## WHAT THE TASK REQUIRES
Copy the full listing exactly, word for word.
——————
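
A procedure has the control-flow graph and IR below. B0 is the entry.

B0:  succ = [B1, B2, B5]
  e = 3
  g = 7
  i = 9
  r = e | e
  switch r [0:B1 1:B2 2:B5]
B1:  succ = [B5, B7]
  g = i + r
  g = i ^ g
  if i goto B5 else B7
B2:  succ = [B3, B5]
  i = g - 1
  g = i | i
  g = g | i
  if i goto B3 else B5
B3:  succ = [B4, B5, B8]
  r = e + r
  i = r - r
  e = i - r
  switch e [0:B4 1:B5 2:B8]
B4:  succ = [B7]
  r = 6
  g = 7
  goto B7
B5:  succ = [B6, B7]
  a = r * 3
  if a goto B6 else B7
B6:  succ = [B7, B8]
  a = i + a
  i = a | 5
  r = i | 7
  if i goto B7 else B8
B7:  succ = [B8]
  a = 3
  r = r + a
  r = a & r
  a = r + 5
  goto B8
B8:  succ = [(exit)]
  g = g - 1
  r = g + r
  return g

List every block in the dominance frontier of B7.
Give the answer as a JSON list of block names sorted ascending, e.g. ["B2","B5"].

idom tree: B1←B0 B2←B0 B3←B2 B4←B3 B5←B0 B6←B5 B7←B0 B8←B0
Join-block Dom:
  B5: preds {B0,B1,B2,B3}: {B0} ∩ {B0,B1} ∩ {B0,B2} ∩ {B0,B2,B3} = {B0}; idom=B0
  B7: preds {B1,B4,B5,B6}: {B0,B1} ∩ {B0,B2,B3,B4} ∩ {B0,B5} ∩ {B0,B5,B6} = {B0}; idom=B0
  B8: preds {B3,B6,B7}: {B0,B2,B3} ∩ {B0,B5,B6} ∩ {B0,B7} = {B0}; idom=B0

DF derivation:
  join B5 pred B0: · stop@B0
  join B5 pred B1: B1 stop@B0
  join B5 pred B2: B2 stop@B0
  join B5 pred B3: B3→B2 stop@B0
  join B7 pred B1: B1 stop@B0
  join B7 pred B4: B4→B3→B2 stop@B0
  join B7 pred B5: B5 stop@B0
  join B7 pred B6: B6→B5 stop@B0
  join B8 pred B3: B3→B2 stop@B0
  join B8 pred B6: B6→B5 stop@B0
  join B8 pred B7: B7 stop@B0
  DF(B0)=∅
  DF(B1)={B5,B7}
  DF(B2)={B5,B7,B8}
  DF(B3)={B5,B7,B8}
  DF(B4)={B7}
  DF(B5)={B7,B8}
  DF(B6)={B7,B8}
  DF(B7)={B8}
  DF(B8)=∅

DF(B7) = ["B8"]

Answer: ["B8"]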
——————
## TASK RESPONSE
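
A procedure has the control-flow graph and IR below. B0 is the entry.

B0:  succ = [B1, B2, B5]
  e = 3
  g = 7
  i = 9
  r = e | e
  switch r [0:B1 1:B2 2:B5]
B1:  succ = [B5, B7]
  g = i + r
  g = i ^ g
  if i goto B5 else B7
B2:  succ = [B3, B5]
  i = g - 1
  g = i | i
  g = g | i
  if i goto B3 else B5
B3:  succ = [B4, B5, B8]
  r = e + r
  i = r - r
  e = i - r
  switch e [0:B4 1:B5 2:B8]
B4:  succ = [B7]
  r = 6
  g = 7
  goto B7
B5:  succ = [B6, B7]
  a = r * 3
  if a goto B6 else B7
B6:  succ = [B7, B8]
  a = i + a
  i = a | 5
  r = i | 7
  if i goto B7 else B8
B7:  succ = [B8]
  a = 3
  r = r + a
  r = a & r
  a = r + 5
  goto B8
B8:  succ = [(exit)]
  g = g - 1
  r = g + r
  return g

List every block in the dominance frontier of B7.
Give the answer as a JSON list of block names sorted ascending, e.g. ["B2","B5"].

idom tree: B1←B0 B2←B0 B3←B2 B4←B3 B5←B0 B6←B5 B7←B0 B8←B0
Join-block Dom:
  B5: preds {B0,B1,B2,B3}: {B0} ∩ {B0,B1} ∩ {B0,B2} ∩ {B0,B2,B3} = {B0}; idom=B0
  B7: preds {B1,B4,B5,B6}: {B0,B1} ∩ {B0,B2,B3,B4} ∩ {B0,B5} ∩ {B0,B5,B6} = {B0}; idom=B0
  B8: preds {B3,B6,B7}: {B0,B2,B3} ∩ {B0,B5,B6} ∩ {B0,B7} = {B0}; idom=B0

DF derivation:
  join B5 pred B0: · stop@B0
  join B5 pred B1: B1 stop@B0
  join B5 pred B2: B2 stop@B0
  join B5 pred B3: B3→B2 stop@B0
  join B7 pred B1: B1 stop@B0
  join B7 pred B4: B4→B3→B2 stop@B0
  join B7 pred B5: B5 stop@B0
  join B7 pred B6: B6→B5 stop@B0
  join B8 pred B3: B3→B2 stop@B0
  join B8 pred B6: B6→B5 stop@B0
  join B8 pred B7: B7 stop@B0
  DF(B0)=∅
  DF(B1)={B5,B7}
  DF(B2)={B5,B7,B8}
  DF(B3)={B5,B7,B8}
  DF(B4)={B7}
  DF(B5)={B7,B8}
  DF(B6)={B7,B8}
  DF(B7)={B8}
  DF(B8)=∅

DF(B7) = ["B8"]

Answer: ["B8"]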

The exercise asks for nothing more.